Exercise details: Please give back, word for word, only the lines starting at the one containing "An engine with" and ending at the one containing "A block slides" within the material below.

Data supplied:
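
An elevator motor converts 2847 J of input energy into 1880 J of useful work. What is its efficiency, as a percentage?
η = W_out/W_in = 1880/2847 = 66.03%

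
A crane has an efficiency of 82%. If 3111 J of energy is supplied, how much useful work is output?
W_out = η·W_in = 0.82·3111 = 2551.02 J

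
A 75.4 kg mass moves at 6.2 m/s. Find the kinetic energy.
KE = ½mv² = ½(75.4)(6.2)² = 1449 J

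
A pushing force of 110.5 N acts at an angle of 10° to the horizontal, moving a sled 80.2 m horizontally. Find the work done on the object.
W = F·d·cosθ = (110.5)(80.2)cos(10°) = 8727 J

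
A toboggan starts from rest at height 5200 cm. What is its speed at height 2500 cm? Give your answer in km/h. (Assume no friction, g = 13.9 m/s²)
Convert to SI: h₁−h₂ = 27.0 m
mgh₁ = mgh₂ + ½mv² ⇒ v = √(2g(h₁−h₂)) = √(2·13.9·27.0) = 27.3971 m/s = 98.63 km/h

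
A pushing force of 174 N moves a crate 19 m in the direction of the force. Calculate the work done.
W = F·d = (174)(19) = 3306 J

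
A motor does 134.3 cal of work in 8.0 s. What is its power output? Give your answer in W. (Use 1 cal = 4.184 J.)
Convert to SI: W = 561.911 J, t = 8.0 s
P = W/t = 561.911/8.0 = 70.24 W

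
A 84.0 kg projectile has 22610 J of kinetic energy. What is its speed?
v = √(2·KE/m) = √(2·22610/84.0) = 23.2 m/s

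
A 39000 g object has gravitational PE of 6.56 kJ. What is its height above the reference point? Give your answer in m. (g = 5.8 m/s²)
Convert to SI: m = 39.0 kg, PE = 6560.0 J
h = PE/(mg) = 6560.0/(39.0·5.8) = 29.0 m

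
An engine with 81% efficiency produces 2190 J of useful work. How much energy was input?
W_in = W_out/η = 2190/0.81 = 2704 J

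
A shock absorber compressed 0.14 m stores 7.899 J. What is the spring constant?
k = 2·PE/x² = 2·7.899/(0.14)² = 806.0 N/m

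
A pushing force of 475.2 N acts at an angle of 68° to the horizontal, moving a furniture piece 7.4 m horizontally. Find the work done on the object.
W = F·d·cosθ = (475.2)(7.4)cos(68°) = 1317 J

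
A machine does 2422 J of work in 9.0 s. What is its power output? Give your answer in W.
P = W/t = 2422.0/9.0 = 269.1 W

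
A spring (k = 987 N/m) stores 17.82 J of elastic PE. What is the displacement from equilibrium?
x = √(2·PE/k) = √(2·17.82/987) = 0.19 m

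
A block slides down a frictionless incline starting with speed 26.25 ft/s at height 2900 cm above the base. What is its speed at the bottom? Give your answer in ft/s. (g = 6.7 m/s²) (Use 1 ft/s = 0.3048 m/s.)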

* * *

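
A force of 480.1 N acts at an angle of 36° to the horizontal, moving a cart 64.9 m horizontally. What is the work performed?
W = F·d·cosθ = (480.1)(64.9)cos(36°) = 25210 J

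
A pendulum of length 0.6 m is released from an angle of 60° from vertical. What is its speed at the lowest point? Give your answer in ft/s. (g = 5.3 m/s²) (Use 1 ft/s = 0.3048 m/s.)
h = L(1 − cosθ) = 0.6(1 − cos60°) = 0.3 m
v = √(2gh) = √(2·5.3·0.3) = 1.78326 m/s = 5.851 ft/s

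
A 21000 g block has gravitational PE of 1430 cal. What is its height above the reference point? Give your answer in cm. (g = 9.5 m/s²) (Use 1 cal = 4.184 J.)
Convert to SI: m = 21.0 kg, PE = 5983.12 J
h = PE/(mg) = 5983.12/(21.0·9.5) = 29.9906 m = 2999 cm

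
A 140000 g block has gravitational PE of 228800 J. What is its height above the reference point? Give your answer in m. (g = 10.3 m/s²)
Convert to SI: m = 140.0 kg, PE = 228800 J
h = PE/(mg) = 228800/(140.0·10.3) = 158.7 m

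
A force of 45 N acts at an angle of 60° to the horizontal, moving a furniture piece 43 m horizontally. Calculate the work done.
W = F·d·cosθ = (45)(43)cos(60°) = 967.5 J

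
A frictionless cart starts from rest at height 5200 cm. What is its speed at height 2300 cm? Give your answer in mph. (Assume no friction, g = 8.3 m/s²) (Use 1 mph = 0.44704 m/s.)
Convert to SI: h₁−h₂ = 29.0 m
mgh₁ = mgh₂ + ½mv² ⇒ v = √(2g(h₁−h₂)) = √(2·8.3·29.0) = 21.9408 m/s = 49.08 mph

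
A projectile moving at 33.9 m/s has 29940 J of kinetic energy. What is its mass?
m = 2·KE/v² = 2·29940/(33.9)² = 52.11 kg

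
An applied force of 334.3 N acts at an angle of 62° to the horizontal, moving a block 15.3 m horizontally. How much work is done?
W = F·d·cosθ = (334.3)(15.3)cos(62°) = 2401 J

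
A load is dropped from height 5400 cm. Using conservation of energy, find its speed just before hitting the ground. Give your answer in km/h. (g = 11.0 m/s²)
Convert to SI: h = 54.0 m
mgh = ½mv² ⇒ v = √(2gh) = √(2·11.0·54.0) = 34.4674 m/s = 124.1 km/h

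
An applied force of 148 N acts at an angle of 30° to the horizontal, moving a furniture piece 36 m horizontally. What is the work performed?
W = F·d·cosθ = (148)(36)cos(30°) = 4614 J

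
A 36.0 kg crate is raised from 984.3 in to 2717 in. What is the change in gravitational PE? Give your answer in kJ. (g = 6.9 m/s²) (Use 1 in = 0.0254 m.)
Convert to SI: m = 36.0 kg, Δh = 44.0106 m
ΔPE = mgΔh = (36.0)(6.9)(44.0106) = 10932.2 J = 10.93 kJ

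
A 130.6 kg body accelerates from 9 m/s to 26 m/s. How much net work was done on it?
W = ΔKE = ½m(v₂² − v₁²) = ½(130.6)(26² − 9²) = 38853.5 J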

--

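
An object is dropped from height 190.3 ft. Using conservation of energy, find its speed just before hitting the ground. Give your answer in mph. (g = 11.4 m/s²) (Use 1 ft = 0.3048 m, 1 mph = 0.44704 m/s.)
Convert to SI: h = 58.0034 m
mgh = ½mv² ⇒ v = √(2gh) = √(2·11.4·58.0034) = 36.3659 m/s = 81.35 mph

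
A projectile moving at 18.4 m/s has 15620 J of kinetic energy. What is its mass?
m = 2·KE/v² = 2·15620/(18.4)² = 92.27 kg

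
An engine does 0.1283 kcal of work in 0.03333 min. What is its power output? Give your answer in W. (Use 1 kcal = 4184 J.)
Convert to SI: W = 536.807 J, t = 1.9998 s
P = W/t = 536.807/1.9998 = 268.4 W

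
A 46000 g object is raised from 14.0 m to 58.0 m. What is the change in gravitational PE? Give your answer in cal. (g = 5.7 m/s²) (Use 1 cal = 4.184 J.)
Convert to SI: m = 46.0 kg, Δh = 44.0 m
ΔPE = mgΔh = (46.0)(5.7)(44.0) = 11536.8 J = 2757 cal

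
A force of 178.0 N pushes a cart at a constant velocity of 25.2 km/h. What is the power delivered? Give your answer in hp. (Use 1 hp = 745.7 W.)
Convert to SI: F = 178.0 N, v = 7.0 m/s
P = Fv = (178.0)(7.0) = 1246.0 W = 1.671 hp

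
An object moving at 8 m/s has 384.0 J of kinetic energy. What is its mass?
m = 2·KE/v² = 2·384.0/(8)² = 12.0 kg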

Answer area:
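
An engine with 81% efficiency produces 2190 J of useful work. How much energy was input?
W_in = W_out/η = 2190/0.81 = 2704 J

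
A shock absorber compressed 0.14 m stores 7.899 J. What is the spring constant?
k = 2·PE/x² = 2·7.899/(0.14)² = 806.0 N/m

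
A pushing force of 475.2 N acts at an angle of 68° to the horizontal, moving a furniture piece 7.4 m horizontally. Find the work done on the object.
W = F·d·cosθ = (475.2)(7.4)cos(68°) = 1317 J

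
A machine does 2422 J of work in 9.0 s. What is its power output? Give your answer in W.
P = W/t = 2422.0/9.0 = 269.1 W

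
A spring (k = 987 N/m) stores 17.82 J of elastic PE. What is the displacement from equilibrium?
x = √(2·PE/k) = √(2·17.82/987) = 0.19 m

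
A block slides down a frictionless incline starting with speed 26.25 ft/s at height 2900 cm above the base. What is its speed at the bottom? Give your answer in ft/s. (g = 6.7 m/s²) (Use 1 ft/s = 0.3048 m/s.)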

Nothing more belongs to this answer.